Every line below from the one containing "D:5 R:3 J:3" through the one containing "G:3 X:5 B:5)" must be transcribed exactly. Omit all lines outside that stretch.

**Records provided**
• • •

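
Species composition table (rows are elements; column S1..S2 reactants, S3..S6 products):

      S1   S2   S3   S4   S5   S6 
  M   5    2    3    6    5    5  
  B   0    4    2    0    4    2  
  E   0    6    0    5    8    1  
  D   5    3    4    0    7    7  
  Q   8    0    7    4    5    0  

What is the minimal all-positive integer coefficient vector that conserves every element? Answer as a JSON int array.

Coefficients: [5, 5, 3, 1, 3, 1]

M: 5·5+5·2 = 35 | 3·3+1·6+3·5+1·5 = 35
B: 5·0+5·4 = 20 | 3·2+1·0+3·4+1·2 = 20
E: 5·0+5·6 = 30 | 3·0+1·5+3·8+1·1 = 30
D: 5·5+5·3 = 40 | 3·4+1·0+3·7+1·7 = 40
Q: 5·8+5·0 = 40 | 3·7+1·4+3·5+1·0 = 40
gcd(5,5,3,1,3,1) = 1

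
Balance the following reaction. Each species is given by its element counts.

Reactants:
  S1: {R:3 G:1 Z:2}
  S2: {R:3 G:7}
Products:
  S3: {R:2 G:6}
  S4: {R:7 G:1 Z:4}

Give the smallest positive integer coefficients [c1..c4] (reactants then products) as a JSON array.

Coefficients: [4, 4, 5, 2]

R: 4·3+4·3 = 24 | 5·2+2·7 = 24
G: 4·1+4·7 = 32 | 5·6+2·1 = 32
Z: 4·2+4·0 = 8 | 5·0+2·4 = 8
gcd(4,4,5,2) = 1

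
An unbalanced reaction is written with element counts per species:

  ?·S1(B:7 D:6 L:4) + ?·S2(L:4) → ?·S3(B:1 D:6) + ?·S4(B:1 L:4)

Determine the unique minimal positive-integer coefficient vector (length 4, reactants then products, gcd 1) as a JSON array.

Coefficients: [1, 5, 1, 6]

B: 1·7+5·0 = 7 | 1·1+6·1 = 7
D: 1·6+5·0 = 6 | 1·6+6·0 = 6
L: 1·4+5·4 = 24 | 1·0+6·4 = 24
gcd(1,5,1,6) = 1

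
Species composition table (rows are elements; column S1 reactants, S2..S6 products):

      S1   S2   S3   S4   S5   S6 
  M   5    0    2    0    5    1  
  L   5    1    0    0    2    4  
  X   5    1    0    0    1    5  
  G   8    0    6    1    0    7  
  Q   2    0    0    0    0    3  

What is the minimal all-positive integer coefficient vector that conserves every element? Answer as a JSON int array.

Coefficients: [6, 6, 3, 2, 4, 4]

M: 6·5 = 30 | 6·0+3·2+2·0+4·5+4·1 = 30
L: 6·5 = 30 | 6·1+3·0+2·0+4·2+4·4 = 30
X: 6·5 = 30 | 6·1+3·0+2·0+4·1+4·5 = 30
G: 6·8 = 48 | 6·0+3·6+2·1+4·0+4·7 = 48
Q: 6·2 = 12 | 6·0+3·0+2·0+4·0+4·3 = 12
gcd(6,6,3,2,4,4) = 1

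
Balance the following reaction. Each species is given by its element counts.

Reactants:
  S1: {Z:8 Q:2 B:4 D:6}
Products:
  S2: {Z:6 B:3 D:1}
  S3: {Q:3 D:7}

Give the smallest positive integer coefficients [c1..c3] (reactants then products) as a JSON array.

Coefficients: [3, 4, 2]

Z: 3·8 = 24 | 4·6+2·0 = 24
Q: 3·2 = 6 | 4·0+2·3 = 6
B: 3·4 = 12 | 4·3+2·0 = 12
D: 3·6 = 18 | 4·1+2·7 = 18
gcd(3,4,2) = 1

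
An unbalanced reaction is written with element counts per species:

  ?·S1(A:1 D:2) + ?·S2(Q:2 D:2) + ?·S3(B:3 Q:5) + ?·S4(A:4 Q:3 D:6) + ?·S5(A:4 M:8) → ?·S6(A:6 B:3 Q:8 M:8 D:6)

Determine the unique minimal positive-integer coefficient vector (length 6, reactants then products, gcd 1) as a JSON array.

A: 6·1+6·0+5·0+1·4+5·4 = 30 | 5·6 = 30
B: 6·0+6·0+5·3+1·0+5·0 = 15 | 5·3 = 15
Q: 6·0+6·2+5·5+1·3+5·0 = 40 | 5·8 = 40
M: 6·0+6·0+5·0+1·0+5·8 = 40 | 5·8 = 40
D: 6·2+6·2+5·0+1·6+5·0 = 30 | 5·6 = 30
gcd(6,6,5,1,5,5) = 1

Coefficients: [6, 6, 5, 1, 5, 5]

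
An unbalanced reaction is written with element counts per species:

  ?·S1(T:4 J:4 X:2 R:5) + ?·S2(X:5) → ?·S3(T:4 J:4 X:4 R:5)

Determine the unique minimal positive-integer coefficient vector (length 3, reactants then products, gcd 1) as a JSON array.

T: 5·4+2·0 = 20 | 5·4 = 20
J: 5·4+2·0 = 20 | 5·4 = 20
X: 5·2+2·5 = 20 | 5·4 = 20
R: 5·5+2·0 = 25 | 5·5 = 25
gcd(5,2,5) = 1

Coefficients: [5, 2, 5]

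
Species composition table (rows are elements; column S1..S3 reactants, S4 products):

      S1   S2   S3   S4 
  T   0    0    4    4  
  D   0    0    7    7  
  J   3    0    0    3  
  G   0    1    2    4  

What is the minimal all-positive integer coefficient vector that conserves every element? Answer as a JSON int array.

Coefficients: [1, 2, 1, 1]

T: 1·0+2·0+1·4 = 4 | 1·4 = 4
D: 1·0+2·0+1·7 = 7 | 1·7 = 7
J: 1·3+2·0+1·0 = 3 | 1·3 = 3
G: 1·0+2·1+1·2 = 4 | 1·4 = 4
gcd(1,2,1,1) = 1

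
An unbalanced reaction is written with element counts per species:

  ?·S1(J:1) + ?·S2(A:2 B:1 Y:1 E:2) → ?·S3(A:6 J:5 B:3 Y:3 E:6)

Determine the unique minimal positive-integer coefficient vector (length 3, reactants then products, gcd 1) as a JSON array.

A: 5·0+3·2 = 6 | 1·6 = 6
J: 5·1+3·0 = 5 | 1·5 = 5
B: 5·0+3·1 = 3 | 1·3 = 3
Y: 5·0+3·1 = 3 | 1·3 = 3
E: 5·0+3·2 = 6 | 1·6 = 6
gcd(5,3,1) = 1

Coefficients: [5, 3, 1]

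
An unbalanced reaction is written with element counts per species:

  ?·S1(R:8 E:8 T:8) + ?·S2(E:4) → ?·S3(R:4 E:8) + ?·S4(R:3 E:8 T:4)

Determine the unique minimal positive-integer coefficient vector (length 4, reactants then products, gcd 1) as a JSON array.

R: 2·8+6·0 = 16 | 1·4+4·3 = 16
E: 2·8+6·4 = 40 | 1·8+4·8 = 40
T: 2·8+6·0 = 16 | 1·0+4·4 = 16
gcd(2,6,1,4) = 1

Coefficients: [2, 6, 1, 4]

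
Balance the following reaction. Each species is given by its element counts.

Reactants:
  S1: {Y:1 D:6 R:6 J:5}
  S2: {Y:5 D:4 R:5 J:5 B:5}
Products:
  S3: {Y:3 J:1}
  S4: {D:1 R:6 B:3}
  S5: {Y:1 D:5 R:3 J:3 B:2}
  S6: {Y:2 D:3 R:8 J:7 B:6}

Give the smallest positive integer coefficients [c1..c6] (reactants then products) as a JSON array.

Coefficients: [2, 5, 6, 1, 5, 2]

Y: 2·1+5·5 = 27 | 6·3+1·0+5·1+2·2 = 27
D: 2·6+5·4 = 32 | 6·0+1·1+5·5+2·3 = 32
R: 2·6+5·5 = 37 | 6·0+1·6+5·3+2·8 = 37
J: 2·5+5·5 = 35 | 6·1+1·0+5·3+2·7 = 35
B: 2·0+5·5 = 25 | 6·0+1·3+5·2+2·6 = 25
gcd(2,5,6,1,5,2) = 1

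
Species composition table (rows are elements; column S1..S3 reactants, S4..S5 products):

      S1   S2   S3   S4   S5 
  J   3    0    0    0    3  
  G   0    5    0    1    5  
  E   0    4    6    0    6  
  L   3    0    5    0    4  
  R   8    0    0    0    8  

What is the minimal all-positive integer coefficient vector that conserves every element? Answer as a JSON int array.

Coefficients: [5, 6, 1, 5, 5]

J: 5·3+6·0+1·0 = 15 | 5·0+5·3 = 15
G: 5·0+6·5+1·0 = 30 | 5·1+5·5 = 30
E: 5·0+6·4+1·6 = 30 | 5·0+5·6 = 30
L: 5·3+6·0+1·5 = 20 | 5·0+5·4 = 20
R: 5·8+6·0+1·0 = 40 | 5·0+5·8 = 40
gcd(5,6,1,5,5) = 1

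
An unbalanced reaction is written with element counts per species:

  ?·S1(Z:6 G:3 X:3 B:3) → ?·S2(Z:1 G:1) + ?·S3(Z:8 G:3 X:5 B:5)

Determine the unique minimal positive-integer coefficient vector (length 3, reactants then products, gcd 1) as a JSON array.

Z: 5·6 = 30 | 6·1+3·8 = 30
G: 5·3 = 15 | 6·1+3·3 = 15
X: 5·3 = 15 | 6·0+3·5 = 15
B: 5·3 = 15 | 6·0+3·5 = 15
gcd(5,6,3) = 1

Coefficients: [5, 6, 3]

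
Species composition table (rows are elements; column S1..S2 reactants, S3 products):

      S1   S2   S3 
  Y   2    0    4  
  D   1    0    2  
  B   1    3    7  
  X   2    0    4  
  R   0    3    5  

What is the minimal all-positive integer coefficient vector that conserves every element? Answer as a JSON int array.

Y: 6·2+5·0 = 12 | 3·4 = 12
D: 6·1+5·0 = 6 | 3·2 = 6
B: 6·1+5·3 = 21 | 3·7 = 21
X: 6·2+5·0 = 12 | 3·4 = 12
R: 6·0+5·3 = 15 | 3·5 = 15
gcd(6,5,3) = 1

Coefficients: [6, 5, 3]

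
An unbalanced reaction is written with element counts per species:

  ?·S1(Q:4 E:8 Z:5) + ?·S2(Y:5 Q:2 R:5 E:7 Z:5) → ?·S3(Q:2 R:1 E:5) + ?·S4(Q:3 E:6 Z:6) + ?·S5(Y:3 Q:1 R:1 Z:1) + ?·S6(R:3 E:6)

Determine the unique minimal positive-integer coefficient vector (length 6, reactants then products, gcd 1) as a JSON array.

Y: 4·0+3·5 = 15 | 1·0+5·0+5·3+3·0 = 15
Q: 4·4+3·2 = 22 | 1·2+5·3+5·1+3·0 = 22
R: 4·0+3·5 = 15 | 1·1+5·0+5·1+3·3 = 15
E: 4·8+3·7 = 53 | 1·5+5·6+5·0+3·6 = 53
Z: 4·5+3·5 = 35 | 1·0+5·6+5·1+3·0 = 35
gcd(4,3,1,5,5,3) = 1

Coefficients: [4, 3, 1, 5, 5, 3]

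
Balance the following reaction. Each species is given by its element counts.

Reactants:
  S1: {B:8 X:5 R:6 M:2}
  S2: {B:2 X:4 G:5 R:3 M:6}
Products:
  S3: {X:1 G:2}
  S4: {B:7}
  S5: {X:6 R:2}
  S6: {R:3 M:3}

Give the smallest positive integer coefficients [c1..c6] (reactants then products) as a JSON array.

Coefficients: [3, 2, 5, 4, 3, 6]

B: 3·8+2·2 = 28 | 5·0+4·7+3·0+6·0 = 28
X: 3·5+2·4 = 23 | 5·1+4·0+3·6+6·0 = 23
G: 3·0+2·5 = 10 | 5·2+4·0+3·0+6·0 = 10
R: 3·6+2·3 = 24 | 5·0+4·0+3·2+6·3 = 24
M: 3·2+2·6 = 18 | 5·0+4·0+3·0+6·3 = 18
gcd(3,2,5,4,3,6) = 1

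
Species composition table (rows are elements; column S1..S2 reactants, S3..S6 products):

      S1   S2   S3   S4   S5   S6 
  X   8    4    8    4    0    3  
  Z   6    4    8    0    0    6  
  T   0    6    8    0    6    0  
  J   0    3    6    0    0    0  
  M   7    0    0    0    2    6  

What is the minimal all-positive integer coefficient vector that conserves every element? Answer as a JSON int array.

Coefficients: [4, 6, 3, 5, 2, 4]

X: 4·8+6·4 = 56 | 3·8+5·4+2·0+4·3 = 56
Z: 4·6+6·4 = 48 | 3·8+5·0+2·0+4·6 = 48
T: 4·0+6·6 = 36 | 3·8+5·0+2·6+4·0 = 36
J: 4·0+6·3 = 18 | 3·6+5·0+2·0+4·0 = 18
M: 4·7+6·0 = 28 | 3·0+5·0+2·2+4·6 = 28
gcd(4,6,3,5,2,4) = 1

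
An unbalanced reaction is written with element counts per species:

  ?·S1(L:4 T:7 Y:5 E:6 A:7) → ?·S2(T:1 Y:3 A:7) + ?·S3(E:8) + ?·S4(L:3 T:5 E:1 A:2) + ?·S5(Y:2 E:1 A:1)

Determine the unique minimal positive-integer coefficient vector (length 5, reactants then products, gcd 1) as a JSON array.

Coefficients: [3, 1, 1, 4, 6]

L: 3·4 = 12 | 1·0+1·0+4·3+6·0 = 12
T: 3·7 = 21 | 1·1+1·0+4·5+6·0 = 21
Y: 3·5 = 15 | 1·3+1·0+4·0+6·2 = 15
E: 3·6 = 18 | 1·0+1·8+4·1+6·1 = 18
A: 3·7 = 21 | 1·7+1·0+4·2+6·1 = 21
gcd(3,1,1,4,6) = 1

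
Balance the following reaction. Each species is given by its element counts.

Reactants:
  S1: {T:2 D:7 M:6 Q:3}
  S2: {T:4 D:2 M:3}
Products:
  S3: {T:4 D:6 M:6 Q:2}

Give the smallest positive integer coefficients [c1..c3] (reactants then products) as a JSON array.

T: 2·2+2·4 = 12 | 3·4 = 12
D: 2·7+2·2 = 18 | 3·6 = 18
M: 2·6+2·3 = 18 | 3·6 = 18
Q: 2·3+2·0 = 6 | 3·2 = 6
gcd(2,2,3) = 1

Coefficients: [2, 2, 3]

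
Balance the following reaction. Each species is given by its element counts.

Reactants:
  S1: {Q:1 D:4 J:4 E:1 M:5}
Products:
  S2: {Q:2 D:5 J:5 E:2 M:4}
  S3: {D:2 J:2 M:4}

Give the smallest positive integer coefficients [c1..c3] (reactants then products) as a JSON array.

Coefficients: [4, 2, 3]

Q: 4·1 = 4 | 2·2+3·0 = 4
D: 4·4 = 16 | 2·5+3·2 = 16
J: 4·4 = 16 | 2·5+3·2 = 16
E: 4·1 = 4 | 2·2+3·0 = 4
M: 4·5 = 20 | 2·4+3·4 = 20
gcd(4,2,3) = 1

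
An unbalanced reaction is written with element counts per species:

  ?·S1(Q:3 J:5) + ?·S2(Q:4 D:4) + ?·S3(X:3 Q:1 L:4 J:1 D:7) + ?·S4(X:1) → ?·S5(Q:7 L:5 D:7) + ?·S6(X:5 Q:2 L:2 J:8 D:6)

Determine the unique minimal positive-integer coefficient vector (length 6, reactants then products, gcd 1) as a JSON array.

X: 4·0+1·0+4·3+3·1 = 15 | 2·0+3·5 = 15
Q: 4·3+1·4+4·1+3·0 = 20 | 2·7+3·2 = 20
L: 4·0+1·0+4·4+3·0 = 16 | 2·5+3·2 = 16
J: 4·5+1·0+4·1+3·0 = 24 | 2·0+3·8 = 24
D: 4·0+1·4+4·7+3·0 = 32 | 2·7+3·6 = 32
gcd(4,1,4,3,2,3) = 1

Coefficients: [4, 1, 4, 3, 2, 3]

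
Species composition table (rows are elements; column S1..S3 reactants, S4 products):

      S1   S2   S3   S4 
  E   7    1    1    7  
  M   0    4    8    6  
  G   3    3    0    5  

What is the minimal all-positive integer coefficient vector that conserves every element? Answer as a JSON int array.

E: 5·7+5·1+2·1 = 42 | 6·7 = 42
M: 5·0+5·4+2·8 = 36 | 6·6 = 36
G: 5·3+5·3+2·0 = 30 | 6·5 = 30
gcd(5,5,2,6) = 1

Coefficients: [5, 5, 2, 6]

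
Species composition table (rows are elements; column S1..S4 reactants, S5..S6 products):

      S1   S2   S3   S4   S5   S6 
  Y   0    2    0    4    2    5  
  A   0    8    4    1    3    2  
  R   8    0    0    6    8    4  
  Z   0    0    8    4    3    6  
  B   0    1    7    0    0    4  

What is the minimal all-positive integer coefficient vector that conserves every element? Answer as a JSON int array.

Coefficients: [2, 1, 1, 4, 4, 2]

Y: 2·0+1·2+1·0+4·4 = 18 | 4·2+2·5 = 18
A: 2·0+1·8+1·4+4·1 = 16 | 4·3+2·2 = 16
R: 2·8+1·0+1·0+4·6 = 40 | 4·8+2·4 = 40
Z: 2·0+1·0+1·8+4·4 = 24 | 4·3+2·6 = 24
B: 2·0+1·1+1·7+4·0 = 8 | 4·0+2·4 = 8
gcd(2,1,1,4,4,2) = 1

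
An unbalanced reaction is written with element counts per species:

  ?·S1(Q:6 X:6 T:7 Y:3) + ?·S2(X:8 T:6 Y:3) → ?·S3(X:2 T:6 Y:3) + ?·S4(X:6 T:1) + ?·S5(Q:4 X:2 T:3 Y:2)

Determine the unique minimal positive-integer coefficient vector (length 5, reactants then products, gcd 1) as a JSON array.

Q: 2·6+4·0 = 12 | 4·0+5·0+3·4 = 12
X: 2·6+4·8 = 44 | 4·2+5·6+3·2 = 44
T: 2·7+4·6 = 38 | 4·6+5·1+3·3 = 38
Y: 2·3+4·3 = 18 | 4·3+5·0+3·2 = 18
gcd(2,4,4,5,3) = 1

Coefficients: [2, 4, 4, 5, 3]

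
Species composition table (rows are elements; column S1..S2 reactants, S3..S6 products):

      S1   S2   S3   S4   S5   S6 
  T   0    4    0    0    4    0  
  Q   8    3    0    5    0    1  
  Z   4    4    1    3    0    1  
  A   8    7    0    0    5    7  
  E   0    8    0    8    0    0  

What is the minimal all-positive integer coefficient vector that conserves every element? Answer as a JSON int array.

T: 1·0+3·4 = 12 | 5·0+3·0+3·4+2·0 = 12
Q: 1·8+3·3 = 17 | 5·0+3·5+3·0+2·1 = 17
Z: 1·4+3·4 = 16 | 5·1+3·3+3·0+2·1 = 16
A: 1·8+3·7 = 29 | 5·0+3·0+3·5+2·7 = 29
E: 1·0+3·8 = 24 | 5·0+3·8+3·0+2·0 = 24
gcd(1,3,5,3,3,2) = 1

Coefficients: [1, 3, 5, 3, 3, 2]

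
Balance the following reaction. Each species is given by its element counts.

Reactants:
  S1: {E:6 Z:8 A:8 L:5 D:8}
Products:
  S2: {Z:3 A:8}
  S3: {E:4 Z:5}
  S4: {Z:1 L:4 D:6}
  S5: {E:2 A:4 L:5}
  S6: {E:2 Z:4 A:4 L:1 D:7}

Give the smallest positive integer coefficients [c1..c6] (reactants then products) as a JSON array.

Coefficients: [6, 1, 4, 1, 4, 6]

E: 6·6 = 36 | 1·0+4·4+1·0+4·2+6·2 = 36
Z: 6·8 = 48 | 1·3+4·5+1·1+4·0+6·4 = 48
A: 6·8 = 48 | 1·8+4·0+1·0+4·4+6·4 = 48
L: 6·5 = 30 | 1·0+4·0+1·4+4·5+6·1 = 30
D: 6·8 = 48 | 1·0+4·0+1·6+4·0+6·7 = 48
gcd(6,1,4,1,4,6) = 1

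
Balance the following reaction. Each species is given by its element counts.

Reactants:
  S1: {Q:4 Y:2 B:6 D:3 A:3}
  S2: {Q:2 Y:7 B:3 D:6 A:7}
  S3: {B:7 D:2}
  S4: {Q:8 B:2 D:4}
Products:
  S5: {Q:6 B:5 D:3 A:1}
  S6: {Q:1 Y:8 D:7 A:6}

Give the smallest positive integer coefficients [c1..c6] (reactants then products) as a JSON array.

Q: 1·4+2·2+1·0+3·8 = 32 | 5·6+2·1 = 32
Y: 1·2+2·7+1·0+3·0 = 16 | 5·0+2·8 = 16
B: 1·6+2·3+1·7+3·2 = 25 | 5·5+2·0 = 25
D: 1·3+2·6+1·2+3·4 = 29 | 5·3+2·7 = 29
A: 1·3+2·7+1·0+3·0 = 17 | 5·1+2·6 = 17
gcd(1,2,1,3,5,2) = 1

Coefficients: [1, 2, 1, 3, 5, 2]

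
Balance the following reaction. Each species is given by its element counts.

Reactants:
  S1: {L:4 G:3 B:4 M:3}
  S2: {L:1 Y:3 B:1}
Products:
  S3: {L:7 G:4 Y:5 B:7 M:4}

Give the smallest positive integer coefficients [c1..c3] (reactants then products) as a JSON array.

Coefficients: [4, 5, 3]

L: 4·4+5·1 = 21 | 3·7 = 21
G: 4·3+5·0 = 12 | 3·4 = 12
Y: 4·0+5·3 = 15 | 3·5 = 15
B: 4·4+5·1 = 21 | 3·7 = 21
M: 4·3+5·0 = 12 | 3·4 = 12
gcd(4,5,3) = 1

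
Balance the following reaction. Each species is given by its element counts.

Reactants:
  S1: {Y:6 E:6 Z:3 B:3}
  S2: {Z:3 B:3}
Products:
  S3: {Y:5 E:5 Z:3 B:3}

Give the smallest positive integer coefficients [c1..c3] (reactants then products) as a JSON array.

Y: 5·6+1·0 = 30 | 6·5 = 30
E: 5·6+1·0 = 30 | 6·5 = 30
Z: 5·3+1·3 = 18 | 6·3 = 18
B: 5·3+1·3 = 18 | 6·3 = 18
gcd(5,1,6) = 1

Coefficients: [5, 1, 6]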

• • •

**Task result**
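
  S5: {Y:1 D:5 R:3 J:3 B:2}
  S6: {Y:2 D:3 R:8 J:7 B:6}

Give the smallest positive integer coefficients [c1..c6] (reactants then products) as a JSON array.

Coefficients: [2, 5, 6, 1, 5, 2]

Y: 2·1+5·5 = 27 | 6·3+1·0+5·1+2·2 = 27
D: 2·6+5·4 = 32 | 6·0+1·1+5·5+2·3 = 32
R: 2·6+5·5 = 37 | 6·0+1·6+5·3+2·8 = 37
J: 2·5+5·5 = 35 | 6·1+1·0+5·3+2·7 = 35
B: 2·0+5·5 = 25 | 6·0+1·3+5·2+2·6 = 25
gcd(2,5,6,1,5,2) = 1

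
Species composition table (rows are elements; column S1..S3 reactants, S4..S5 products):

      S1   S2   S3   S4   S5 
  J   3    0    0    0    3  
  G   0    5    0    1    5  
  E   0    4    6    0    6  
  L   3    0    5    0    4  
  R   8    0    0    0    8  

What is the minimal all-positive integer coefficient vector that conserves every element? Answer as a JSON int array.

Coefficients: [5, 6, 1, 5, 5]

J: 5·3+6·0+1·0 = 15 | 5·0+5·3 = 15
G: 5·0+6·5+1·0 = 30 | 5·1+5·5 = 30
E: 5·0+6·4+1·6 = 30 | 5·0+5·6 = 30
L: 5·3+6·0+1·5 = 20 | 5·0+5·4 = 20
R: 5·8+6·0+1·0 = 40 | 5·0+5·8 = 40
gcd(5,6,1,5,5) = 1

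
An unbalanced reaction is written with element counts per species:

  ?·S1(Z:6 G:3 X:3 B:3) → ?·S2(Z:1 G:1) + ?·S3(Z:8 G:3 X:5 B:5)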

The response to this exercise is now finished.